Every line of the records below from the line with "Expand or factor" up to and including the line with "(5) (p + 2)*(p + 4)*(p + 5)" must be reproduced exactly, and no line outside that range.

BEGIN RECORDS SHOWN

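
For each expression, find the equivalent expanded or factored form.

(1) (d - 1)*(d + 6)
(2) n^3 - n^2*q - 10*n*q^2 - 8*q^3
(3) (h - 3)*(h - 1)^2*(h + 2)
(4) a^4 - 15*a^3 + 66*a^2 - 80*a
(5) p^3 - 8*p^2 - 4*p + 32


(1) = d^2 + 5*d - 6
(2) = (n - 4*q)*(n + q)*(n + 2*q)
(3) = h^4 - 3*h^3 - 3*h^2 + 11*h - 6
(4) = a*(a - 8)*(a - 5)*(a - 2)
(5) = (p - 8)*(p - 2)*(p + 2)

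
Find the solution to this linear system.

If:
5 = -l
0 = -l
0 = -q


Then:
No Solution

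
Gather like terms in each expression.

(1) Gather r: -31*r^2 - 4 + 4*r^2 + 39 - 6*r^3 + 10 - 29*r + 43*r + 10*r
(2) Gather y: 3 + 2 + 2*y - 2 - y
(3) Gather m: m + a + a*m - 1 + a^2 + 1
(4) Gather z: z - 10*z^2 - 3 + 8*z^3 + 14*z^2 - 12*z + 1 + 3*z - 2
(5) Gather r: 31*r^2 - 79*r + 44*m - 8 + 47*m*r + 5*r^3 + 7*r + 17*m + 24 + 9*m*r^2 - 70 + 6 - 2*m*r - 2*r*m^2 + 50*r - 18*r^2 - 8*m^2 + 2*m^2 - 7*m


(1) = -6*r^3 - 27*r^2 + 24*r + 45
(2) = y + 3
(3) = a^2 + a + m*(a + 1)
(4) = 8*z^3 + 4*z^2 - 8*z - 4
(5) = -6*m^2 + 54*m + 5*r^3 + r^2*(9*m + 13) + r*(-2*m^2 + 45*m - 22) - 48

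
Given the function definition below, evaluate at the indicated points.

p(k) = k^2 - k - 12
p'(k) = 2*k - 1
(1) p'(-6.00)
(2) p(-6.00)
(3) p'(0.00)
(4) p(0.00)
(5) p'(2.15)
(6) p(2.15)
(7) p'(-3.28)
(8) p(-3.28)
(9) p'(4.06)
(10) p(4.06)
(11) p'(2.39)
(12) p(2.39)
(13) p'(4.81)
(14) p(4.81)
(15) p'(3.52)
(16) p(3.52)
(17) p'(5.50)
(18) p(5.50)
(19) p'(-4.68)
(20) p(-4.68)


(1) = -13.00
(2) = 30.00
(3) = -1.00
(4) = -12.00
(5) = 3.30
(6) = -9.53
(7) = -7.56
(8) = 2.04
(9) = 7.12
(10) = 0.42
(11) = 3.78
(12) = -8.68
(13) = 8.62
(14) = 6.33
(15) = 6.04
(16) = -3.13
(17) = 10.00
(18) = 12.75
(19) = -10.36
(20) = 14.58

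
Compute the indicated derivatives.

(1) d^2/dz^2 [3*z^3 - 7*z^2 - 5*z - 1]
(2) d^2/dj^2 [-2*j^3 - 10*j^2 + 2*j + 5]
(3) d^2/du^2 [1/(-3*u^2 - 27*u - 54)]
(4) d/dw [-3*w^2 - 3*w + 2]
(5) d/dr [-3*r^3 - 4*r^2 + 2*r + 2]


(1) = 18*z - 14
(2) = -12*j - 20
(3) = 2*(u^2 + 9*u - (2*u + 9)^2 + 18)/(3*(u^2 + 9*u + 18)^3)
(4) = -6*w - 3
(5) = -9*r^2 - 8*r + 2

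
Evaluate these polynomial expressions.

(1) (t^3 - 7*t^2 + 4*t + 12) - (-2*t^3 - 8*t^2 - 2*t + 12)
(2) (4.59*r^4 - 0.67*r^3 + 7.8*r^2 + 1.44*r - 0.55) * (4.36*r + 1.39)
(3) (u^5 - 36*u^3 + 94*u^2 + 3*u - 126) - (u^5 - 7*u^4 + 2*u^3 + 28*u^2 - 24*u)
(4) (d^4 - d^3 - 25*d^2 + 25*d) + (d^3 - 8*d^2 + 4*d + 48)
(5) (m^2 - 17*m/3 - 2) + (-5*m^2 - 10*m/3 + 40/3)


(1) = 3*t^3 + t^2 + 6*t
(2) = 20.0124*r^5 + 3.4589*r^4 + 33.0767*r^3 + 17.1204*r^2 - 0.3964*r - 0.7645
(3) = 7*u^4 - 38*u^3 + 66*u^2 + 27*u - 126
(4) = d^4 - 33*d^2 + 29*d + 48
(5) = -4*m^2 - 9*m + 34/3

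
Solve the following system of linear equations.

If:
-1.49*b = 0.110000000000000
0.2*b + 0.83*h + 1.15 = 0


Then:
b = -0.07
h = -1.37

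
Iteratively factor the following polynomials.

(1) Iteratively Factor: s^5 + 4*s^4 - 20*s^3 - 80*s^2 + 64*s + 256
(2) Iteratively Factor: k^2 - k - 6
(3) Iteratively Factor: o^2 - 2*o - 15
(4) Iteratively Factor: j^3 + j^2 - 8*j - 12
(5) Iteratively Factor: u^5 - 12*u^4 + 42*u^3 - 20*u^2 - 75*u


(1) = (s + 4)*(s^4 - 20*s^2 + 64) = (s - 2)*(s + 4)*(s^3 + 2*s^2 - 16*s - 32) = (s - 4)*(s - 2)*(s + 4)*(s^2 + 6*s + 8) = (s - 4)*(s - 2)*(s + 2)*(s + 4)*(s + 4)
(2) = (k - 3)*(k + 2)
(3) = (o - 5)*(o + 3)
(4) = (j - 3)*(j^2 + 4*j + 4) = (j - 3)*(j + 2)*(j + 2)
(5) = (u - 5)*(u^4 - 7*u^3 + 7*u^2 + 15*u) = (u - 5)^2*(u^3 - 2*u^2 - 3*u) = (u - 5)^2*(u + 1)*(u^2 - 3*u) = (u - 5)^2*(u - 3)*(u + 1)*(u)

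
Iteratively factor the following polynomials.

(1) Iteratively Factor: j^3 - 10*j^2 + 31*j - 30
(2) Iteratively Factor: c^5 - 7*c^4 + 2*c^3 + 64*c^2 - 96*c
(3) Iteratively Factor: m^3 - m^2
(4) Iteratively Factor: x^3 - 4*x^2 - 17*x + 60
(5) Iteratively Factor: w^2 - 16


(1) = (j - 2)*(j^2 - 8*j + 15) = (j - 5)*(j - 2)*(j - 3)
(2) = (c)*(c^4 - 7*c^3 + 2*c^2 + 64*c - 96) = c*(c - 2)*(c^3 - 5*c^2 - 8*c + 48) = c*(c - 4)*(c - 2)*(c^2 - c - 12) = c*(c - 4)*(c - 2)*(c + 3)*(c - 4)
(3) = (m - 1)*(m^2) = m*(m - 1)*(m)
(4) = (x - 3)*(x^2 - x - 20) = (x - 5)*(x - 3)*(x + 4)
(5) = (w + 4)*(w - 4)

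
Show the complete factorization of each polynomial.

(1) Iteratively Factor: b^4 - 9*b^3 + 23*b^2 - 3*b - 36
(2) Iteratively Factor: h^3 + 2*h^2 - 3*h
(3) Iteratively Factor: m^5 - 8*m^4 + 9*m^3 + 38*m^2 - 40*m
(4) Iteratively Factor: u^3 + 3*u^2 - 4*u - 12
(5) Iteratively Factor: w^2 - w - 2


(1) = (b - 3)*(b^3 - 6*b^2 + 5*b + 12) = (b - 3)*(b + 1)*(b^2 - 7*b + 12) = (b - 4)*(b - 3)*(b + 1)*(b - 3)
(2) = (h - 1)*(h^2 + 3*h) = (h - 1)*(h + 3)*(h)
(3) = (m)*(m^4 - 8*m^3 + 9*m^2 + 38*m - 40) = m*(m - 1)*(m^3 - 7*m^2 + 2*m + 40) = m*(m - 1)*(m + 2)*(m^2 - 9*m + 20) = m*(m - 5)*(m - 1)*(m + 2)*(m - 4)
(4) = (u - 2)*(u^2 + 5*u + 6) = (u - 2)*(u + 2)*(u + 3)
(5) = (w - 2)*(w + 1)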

END RECORDS SHOWN
BEGIN RECORDS SHOWN

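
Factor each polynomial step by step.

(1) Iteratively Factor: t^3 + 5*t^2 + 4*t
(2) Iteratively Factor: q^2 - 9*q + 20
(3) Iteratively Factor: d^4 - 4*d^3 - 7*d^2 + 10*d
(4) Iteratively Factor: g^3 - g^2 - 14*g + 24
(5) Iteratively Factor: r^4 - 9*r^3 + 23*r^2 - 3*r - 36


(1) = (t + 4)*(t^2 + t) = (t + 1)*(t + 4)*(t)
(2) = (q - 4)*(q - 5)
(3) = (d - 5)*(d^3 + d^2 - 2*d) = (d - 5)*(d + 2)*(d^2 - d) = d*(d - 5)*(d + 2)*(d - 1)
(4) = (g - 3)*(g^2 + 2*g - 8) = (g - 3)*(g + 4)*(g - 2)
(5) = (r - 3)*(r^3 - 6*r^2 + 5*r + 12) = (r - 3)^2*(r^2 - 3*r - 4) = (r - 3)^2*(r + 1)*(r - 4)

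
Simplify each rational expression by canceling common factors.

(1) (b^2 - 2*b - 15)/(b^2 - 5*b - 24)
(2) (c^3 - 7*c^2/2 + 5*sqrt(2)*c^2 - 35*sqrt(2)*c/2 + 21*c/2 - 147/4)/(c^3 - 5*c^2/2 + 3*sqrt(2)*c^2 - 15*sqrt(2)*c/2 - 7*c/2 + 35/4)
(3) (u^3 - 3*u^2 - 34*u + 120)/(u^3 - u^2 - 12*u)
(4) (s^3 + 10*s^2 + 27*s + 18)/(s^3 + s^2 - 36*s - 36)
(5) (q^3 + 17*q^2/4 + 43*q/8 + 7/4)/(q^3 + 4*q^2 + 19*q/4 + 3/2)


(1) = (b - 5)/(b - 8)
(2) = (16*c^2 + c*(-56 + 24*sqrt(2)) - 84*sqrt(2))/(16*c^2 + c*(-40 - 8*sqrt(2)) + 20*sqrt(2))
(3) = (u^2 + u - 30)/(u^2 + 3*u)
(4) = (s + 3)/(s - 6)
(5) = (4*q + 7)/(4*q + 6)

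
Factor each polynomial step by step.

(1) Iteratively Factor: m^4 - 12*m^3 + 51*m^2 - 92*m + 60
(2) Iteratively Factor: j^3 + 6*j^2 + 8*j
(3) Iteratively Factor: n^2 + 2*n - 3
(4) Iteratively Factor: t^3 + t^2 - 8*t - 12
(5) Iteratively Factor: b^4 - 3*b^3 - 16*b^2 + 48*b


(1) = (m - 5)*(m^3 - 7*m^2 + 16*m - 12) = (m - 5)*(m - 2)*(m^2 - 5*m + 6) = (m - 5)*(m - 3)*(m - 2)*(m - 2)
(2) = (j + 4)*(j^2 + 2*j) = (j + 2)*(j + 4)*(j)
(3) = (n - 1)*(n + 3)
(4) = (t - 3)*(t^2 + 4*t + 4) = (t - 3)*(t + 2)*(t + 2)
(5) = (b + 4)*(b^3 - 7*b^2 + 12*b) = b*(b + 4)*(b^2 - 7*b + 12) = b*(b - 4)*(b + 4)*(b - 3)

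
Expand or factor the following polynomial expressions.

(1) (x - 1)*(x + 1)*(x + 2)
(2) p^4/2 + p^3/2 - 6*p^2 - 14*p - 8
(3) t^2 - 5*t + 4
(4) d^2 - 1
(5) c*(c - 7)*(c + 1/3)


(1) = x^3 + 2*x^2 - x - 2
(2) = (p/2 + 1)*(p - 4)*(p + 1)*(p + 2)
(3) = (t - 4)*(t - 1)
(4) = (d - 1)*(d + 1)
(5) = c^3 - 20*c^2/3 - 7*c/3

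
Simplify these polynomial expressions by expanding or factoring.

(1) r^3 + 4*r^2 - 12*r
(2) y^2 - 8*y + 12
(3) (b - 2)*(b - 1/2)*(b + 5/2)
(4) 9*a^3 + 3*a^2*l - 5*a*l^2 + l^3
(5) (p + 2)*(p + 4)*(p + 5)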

END RECORDS SHOWN

▶ _RESULT OF THE TASK_:
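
Expand or factor the following polynomial expressions.

(1) (x - 1)*(x + 1)*(x + 2)
(2) p^4/2 + p^3/2 - 6*p^2 - 14*p - 8
(3) t^2 - 5*t + 4
(4) d^2 - 1
(5) c*(c - 7)*(c + 1/3)


(1) = x^3 + 2*x^2 - x - 2
(2) = (p/2 + 1)*(p - 4)*(p + 1)*(p + 2)
(3) = (t - 4)*(t - 1)
(4) = (d - 1)*(d + 1)
(5) = c^3 - 20*c^2/3 - 7*c/3

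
Simplify these polynomial expressions by expanding or factoring.

(1) r^3 + 4*r^2 - 12*r
(2) y^2 - 8*y + 12
(3) (b - 2)*(b - 1/2)*(b + 5/2)
(4) 9*a^3 + 3*a^2*l - 5*a*l^2 + l^3
(5) (p + 2)*(p + 4)*(p + 5)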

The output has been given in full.